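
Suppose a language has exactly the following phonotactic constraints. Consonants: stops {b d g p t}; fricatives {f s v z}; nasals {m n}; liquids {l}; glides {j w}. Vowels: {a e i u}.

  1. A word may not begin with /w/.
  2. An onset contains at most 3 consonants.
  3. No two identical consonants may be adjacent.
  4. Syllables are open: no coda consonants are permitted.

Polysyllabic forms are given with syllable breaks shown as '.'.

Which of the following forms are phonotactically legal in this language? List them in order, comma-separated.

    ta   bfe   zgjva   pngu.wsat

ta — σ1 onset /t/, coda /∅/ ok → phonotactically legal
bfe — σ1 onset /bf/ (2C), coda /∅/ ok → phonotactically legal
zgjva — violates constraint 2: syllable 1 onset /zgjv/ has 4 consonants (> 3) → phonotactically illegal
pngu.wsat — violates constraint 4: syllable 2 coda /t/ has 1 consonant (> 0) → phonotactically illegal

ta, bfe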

= = =

# TASK INSTRUCTIONS
Where a line of the data above includes "with", copy that line.

# ANSWER BOX
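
  1. A word may not begin with /w/.
Polysyllabic forms are given with syllable breaks shown as '.'.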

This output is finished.